- TASK TO CARRY OUT
Scan the data, and whenever a line contains "capacities", copy it.

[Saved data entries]
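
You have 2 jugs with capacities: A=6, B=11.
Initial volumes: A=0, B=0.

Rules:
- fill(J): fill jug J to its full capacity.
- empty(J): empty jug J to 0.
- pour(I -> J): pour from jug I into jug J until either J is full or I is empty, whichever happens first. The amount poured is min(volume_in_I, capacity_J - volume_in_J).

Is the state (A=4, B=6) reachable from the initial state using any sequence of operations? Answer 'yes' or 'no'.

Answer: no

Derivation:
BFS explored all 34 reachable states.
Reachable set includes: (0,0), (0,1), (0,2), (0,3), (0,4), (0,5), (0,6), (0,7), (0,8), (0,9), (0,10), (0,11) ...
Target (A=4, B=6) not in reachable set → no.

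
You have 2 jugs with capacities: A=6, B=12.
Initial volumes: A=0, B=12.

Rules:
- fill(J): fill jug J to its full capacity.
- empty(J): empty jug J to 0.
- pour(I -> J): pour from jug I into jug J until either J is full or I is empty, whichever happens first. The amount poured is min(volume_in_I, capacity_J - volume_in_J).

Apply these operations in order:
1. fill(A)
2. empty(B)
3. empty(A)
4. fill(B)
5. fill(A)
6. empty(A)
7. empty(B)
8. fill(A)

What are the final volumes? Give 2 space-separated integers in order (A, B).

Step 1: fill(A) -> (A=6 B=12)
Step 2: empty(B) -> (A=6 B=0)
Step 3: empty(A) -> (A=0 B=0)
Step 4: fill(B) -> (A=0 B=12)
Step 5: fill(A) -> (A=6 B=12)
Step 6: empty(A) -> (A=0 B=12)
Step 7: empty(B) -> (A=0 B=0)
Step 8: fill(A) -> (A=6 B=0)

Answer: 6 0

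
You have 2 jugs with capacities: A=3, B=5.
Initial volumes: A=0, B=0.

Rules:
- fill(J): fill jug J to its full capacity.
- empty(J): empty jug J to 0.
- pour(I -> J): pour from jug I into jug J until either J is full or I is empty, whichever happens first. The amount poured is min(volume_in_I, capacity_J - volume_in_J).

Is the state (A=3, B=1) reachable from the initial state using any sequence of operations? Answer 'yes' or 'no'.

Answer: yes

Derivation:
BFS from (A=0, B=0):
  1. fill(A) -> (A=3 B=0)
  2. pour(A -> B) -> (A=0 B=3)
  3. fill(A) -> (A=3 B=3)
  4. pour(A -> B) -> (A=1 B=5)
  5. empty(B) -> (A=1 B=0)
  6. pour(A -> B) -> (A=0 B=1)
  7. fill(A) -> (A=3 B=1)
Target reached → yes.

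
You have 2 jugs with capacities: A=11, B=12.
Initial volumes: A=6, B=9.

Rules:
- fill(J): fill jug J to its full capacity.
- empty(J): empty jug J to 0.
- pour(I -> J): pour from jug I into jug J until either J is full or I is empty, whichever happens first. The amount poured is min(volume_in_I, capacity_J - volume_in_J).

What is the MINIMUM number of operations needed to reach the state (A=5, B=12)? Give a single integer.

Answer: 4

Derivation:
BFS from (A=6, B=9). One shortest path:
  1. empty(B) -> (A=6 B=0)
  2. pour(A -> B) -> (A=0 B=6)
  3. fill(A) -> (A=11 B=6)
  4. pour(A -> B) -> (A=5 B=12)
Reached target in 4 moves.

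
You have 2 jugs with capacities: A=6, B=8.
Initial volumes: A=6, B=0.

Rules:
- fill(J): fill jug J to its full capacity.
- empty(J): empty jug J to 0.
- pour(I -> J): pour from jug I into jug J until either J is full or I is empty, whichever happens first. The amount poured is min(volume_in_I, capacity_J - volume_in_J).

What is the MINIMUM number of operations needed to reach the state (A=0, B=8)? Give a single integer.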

* * *

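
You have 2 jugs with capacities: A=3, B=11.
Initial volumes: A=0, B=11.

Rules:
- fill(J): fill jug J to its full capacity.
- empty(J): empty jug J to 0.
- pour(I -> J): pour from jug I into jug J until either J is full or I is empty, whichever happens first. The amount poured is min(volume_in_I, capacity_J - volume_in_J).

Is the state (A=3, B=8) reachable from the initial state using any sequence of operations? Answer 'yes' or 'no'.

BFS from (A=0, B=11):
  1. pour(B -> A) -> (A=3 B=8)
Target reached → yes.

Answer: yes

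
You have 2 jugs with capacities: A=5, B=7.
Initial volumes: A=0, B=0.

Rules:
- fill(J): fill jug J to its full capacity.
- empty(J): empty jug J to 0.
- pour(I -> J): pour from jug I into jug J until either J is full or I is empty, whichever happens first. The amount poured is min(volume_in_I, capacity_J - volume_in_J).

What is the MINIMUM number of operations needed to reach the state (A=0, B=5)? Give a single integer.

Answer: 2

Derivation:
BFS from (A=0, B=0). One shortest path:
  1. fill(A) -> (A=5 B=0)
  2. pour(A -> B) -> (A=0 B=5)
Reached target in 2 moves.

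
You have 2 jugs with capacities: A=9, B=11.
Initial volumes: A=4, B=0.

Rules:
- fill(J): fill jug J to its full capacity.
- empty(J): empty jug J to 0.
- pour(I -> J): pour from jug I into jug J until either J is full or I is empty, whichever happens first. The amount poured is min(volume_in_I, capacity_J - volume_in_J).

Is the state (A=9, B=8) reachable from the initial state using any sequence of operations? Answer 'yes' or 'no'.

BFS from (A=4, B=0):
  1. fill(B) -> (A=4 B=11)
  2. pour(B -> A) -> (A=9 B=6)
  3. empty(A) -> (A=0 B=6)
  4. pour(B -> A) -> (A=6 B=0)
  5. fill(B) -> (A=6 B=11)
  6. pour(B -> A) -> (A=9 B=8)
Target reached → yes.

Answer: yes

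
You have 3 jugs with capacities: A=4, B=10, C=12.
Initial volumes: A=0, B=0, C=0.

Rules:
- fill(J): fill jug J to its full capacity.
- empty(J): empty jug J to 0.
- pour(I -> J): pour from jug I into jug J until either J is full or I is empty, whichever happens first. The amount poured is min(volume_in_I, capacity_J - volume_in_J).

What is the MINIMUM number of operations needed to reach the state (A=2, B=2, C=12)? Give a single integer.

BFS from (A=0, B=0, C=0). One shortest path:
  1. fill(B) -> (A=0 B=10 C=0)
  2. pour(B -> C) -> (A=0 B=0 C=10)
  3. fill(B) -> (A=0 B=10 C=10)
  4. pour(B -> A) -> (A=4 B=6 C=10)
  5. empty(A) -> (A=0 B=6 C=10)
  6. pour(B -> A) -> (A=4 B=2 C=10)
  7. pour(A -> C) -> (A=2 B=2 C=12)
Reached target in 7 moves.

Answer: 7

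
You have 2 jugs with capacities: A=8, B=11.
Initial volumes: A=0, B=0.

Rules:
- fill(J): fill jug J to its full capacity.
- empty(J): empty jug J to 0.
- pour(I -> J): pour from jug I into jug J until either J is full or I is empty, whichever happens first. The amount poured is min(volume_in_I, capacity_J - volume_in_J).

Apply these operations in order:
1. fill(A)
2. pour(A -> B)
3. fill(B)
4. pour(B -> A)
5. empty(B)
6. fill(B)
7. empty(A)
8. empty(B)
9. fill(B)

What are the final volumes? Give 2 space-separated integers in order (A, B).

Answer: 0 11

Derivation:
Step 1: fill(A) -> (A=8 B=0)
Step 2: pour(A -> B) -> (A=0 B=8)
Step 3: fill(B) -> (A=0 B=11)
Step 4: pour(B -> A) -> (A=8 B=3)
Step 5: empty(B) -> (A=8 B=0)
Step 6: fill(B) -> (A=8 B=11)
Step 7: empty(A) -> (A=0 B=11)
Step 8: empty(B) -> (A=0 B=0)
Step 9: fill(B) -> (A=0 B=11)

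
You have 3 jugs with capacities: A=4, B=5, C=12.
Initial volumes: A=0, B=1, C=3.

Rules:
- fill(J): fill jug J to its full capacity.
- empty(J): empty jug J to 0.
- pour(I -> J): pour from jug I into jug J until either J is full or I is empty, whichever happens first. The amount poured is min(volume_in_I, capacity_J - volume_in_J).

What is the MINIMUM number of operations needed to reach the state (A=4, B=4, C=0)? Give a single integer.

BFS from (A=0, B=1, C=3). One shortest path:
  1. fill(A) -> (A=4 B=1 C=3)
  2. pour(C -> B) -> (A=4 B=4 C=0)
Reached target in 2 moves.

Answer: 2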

- RESULT
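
You have 2 jugs with capacities: A=6, B=11.
You have 2 jugs with capacities: A=6, B=12.
You have 2 jugs with capacities: A=3, B=5.
You have 2 jugs with capacities: A=11, B=12.
You have 2 jugs with capacities: A=6, B=8.
You have 2 jugs with capacities: A=3, B=11.
You have 2 jugs with capacities: A=5, B=7.
You have 2 jugs with capacities: A=9, B=11.
You have 3 jugs with capacities: A=4, B=10, C=12.
You have 2 jugs with capacities: A=8, B=11.
You have 3 jugs with capacities: A=4, B=5, C=12.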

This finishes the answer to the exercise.